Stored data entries
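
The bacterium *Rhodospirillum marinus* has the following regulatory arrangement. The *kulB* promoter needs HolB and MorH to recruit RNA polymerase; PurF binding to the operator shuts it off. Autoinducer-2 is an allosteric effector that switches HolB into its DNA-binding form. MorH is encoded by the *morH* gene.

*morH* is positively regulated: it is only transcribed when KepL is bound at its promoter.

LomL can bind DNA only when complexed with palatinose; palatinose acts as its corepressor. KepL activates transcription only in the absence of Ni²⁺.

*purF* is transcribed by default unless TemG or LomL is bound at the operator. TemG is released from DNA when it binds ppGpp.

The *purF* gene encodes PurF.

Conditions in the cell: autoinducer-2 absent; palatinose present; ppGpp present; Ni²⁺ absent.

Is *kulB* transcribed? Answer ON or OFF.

Autoinducer-2 is absent, so HolB is inactive.
Ni²⁺ is absent, so KepL is active.
No repressor is bound and KepL is active, so *morH* is transcribed.
So MorH is produced and active.
ppGpp is present, so TemG is inactive.
Palatinose is present, so LomL is active.
With repressor LomL bound, *purF* is not transcribed.
So PurF is not produced.
Required activator HolB is absent, so *kulB* is not transcribed.

OFF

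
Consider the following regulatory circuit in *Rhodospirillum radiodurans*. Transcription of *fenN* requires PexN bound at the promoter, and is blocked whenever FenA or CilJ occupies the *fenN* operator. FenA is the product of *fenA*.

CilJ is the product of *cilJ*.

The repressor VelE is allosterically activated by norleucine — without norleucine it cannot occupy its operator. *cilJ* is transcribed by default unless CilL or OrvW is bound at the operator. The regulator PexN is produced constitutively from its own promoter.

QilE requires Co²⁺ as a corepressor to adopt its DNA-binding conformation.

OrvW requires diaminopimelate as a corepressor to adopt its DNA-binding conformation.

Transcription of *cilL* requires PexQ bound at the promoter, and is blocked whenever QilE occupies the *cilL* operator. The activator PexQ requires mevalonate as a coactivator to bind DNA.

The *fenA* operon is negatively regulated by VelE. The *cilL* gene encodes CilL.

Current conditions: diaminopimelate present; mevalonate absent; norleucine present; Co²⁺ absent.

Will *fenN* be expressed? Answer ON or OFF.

Norleucine is present, so VelE is active.
With repressor VelE bound, *fenA* is not transcribed.
So FenA is not produced.
PexN is produced constitutively and is active.
Co²⁺ is absent, so QilE is inactive.
Mevalonate is absent, so PexQ is inactive.
Required activator PexQ is absent, so *cilL* is not transcribed.
So CilL is not produced.
Diaminopimelate is present, so OrvW is active.
With repressor OrvW bound, *cilJ* is not transcribed.
So CilJ is not produced.
No repressor is bound and PexN is active, so *fenN* is transcribed.

ON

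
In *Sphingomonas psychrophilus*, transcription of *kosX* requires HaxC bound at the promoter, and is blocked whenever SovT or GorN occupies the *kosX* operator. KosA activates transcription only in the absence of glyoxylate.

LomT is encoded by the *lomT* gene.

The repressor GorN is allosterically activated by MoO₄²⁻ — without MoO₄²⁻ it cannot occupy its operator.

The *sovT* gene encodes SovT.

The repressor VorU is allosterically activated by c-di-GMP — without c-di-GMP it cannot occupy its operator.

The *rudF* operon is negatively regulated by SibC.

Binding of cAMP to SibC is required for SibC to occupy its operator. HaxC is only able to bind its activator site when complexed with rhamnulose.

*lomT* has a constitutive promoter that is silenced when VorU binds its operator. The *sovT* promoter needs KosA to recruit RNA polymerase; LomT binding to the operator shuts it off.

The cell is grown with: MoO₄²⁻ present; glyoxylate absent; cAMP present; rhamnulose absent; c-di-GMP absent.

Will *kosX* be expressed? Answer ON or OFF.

OFF

Glyoxylate is absent, so KosA is active.
c-di-GMP is absent, so VorU is inactive.
With no repressor bound, *lomT* is transcribed.
So LomT is produced and active.
With repressor LomT bound, *sovT* is not transcribed.
So SovT is not produced.
Rhamnulose is absent, so HaxC is inactive.
MoO₄²⁻ is present, so GorN is active.
With repressor GorN bound, *kosX* is not transcribed.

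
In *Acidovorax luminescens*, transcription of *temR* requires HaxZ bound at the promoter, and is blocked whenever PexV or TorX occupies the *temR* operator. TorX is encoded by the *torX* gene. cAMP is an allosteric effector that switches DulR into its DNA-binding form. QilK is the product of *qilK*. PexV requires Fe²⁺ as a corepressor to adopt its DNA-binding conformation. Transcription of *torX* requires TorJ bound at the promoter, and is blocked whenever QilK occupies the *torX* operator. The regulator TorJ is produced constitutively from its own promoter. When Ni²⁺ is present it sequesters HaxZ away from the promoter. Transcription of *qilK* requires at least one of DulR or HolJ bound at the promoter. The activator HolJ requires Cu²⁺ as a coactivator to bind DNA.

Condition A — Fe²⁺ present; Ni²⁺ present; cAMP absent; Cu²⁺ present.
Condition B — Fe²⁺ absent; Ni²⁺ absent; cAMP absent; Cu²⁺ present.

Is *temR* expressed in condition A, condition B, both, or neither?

B only

Condition A:
Fe²⁺ is present, so PexV is active.
Ni²⁺ is present, so HaxZ is inactive.
TorJ is produced constitutively and is active.
cAMP is absent, so DulR is inactive.
Cu²⁺ is present, so HolJ is active.
Activator HolJ is present, so *qilK* is transcribed.
So QilK is produced and active.
With repressor QilK bound, *torX* is not transcribed.
So TorX is not produced.
With repressor PexV bound, *temR* is not transcribed.
→ *temR* is OFF in A.
Condition B:
Fe²⁺ is absent, so PexV is inactive.
Ni²⁺ is absent, so HaxZ is active.
TorJ is produced constitutively and is active.
cAMP is absent, so DulR is inactive.
Cu²⁺ is present, so HolJ is active.
Activator HolJ is present, so *qilK* is transcribed.
So QilK is produced and active.
With repressor QilK bound, *torX* is not transcribed.
So TorX is not produced.
No repressor is bound and HaxZ is active, so *temR* is transcribed.
→ *temR* is ON in B.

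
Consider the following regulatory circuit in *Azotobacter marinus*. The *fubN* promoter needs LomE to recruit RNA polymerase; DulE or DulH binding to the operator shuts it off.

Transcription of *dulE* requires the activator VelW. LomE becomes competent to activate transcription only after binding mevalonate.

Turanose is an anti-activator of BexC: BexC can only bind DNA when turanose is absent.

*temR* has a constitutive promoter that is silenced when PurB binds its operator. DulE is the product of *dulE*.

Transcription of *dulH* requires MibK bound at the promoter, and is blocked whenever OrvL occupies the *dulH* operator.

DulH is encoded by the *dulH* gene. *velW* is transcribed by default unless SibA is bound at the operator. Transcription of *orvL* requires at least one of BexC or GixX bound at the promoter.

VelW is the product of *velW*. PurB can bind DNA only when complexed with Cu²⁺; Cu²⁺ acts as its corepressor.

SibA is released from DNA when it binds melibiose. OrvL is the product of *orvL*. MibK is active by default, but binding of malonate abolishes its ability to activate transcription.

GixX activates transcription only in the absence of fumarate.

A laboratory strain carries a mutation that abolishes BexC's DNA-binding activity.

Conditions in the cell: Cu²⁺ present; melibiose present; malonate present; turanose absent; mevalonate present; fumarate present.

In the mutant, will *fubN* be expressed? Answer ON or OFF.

Melibiose is present, so SibA is inactive.
With no repressor bound, *velW* is transcribed.
So VelW is produced and active.
No repressor is bound and VelW is active, so *dulE* is transcribed.
So DulE is produced and active.
Mevalonate is present, so LomE is active.
Malonate is present, so MibK is inactive.
BexC is non-functional in this strain, so it has no effect.
Fumarate is present, so GixX is inactive.
No activator is available at the *orvL* promoter, so *orvL* is not transcribed.
So OrvL is not produced.
Required activator MibK is absent, so *dulH* is not transcribed.
So DulH is not produced.
With repressor DulE bound, *fubN* is not transcribed.

OFF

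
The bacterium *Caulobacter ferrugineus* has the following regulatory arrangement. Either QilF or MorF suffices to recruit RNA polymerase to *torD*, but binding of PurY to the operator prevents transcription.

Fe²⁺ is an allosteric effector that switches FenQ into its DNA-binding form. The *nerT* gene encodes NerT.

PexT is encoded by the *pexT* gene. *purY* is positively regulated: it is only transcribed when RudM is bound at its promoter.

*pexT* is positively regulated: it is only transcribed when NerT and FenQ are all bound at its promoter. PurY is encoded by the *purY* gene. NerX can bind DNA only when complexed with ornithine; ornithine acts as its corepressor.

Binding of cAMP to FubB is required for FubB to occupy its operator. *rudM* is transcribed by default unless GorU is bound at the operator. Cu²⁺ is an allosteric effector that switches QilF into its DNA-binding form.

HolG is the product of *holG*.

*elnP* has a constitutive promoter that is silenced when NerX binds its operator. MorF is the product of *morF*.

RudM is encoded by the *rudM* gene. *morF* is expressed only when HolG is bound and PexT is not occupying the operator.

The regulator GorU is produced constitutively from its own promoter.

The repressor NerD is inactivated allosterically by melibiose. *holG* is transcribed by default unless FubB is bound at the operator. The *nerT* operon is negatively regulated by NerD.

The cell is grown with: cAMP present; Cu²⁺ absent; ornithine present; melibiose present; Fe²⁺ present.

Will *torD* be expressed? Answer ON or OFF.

OFF

Cu²⁺ is absent, so QilF is inactive.
GorU is produced constitutively and is active.
With repressor GorU bound, *rudM* is not transcribed.
So RudM is not produced.
Required activator RudM is absent, so *purY* is not transcribed.
So PurY is not produced.
Melibiose is present, so NerD is inactive.
With no repressor bound, *nerT* is transcribed.
So NerT is produced and active.
Fe²⁺ is present, so FenQ is active.
No repressor is bound and NerT and FenQ are active, so *pexT* is transcribed.
So PexT is produced and active.
cAMP is present, so FubB is active.
With repressor FubB bound, *holG* is not transcribed.
So HolG is not produced.
With repressor PexT bound, *morF* is not transcribed.
So MorF is not produced.
No activator is available at the *torD* promoter, so *torD* is not transcribed.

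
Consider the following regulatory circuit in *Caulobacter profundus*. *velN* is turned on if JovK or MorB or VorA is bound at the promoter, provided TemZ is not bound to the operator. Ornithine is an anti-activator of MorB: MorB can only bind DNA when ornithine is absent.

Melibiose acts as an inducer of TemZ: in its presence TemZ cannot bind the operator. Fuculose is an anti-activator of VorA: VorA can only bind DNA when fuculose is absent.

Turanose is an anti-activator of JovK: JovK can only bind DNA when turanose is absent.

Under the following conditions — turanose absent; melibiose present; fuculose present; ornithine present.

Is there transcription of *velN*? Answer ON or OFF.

Turanose is absent, so JovK is active.
Melibiose is present, so TemZ is inactive.
Ornithine is present, so MorB is inactive.
Fuculose is present, so VorA is inactive.
Activator JovK is present, so *velN* is transcribed.

ON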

▶ [INSTRUCTIONS FOR THE TASK]:
Where a line of the data includes the string "from", list that line.

▶ [ANSWER TO THIS PROBLEM]:
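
*purF* is transcribed by default unless TemG or LomL is bound at the operator. TemG is released from DNA when it binds ppGpp.
The repressor VelE is allosterically activated by norleucine — without norleucine it cannot occupy its operator. *cilJ* is transcribed by default unless CilL or OrvW is bound at the operator. The regulator PexN is produced constitutively from its own promoter.
In *Acidovorax luminescens*, transcription of *temR* requires HaxZ bound at the promoter, and is blocked whenever PexV or TorX occupies the *temR* operator. TorX is encoded by the *torX* gene. cAMP is an allosteric effector that switches DulR into its DNA-binding form. QilK is the product of *qilK*. PexV requires Fe²⁺ as a corepressor to adopt its DNA-binding conformation. Transcription of *torX* requires TorJ bound at the promoter, and is blocked whenever QilK occupies the *torX* operator. The regulator TorJ is produced constitutively from its own promoter. When Ni²⁺ is present it sequesters HaxZ away from the promoter. Transcription of *qilK* requires at least one of DulR or HolJ bound at the promoter. The activator HolJ requires Cu²⁺ as a coactivator to bind DNA.
SibA is released from DNA when it binds melibiose. OrvL is the product of *orvL*. MibK is active by default, but binding of malonate abolishes its ability to activate transcription.
The regulator GorU is produced constitutively from its own promoter.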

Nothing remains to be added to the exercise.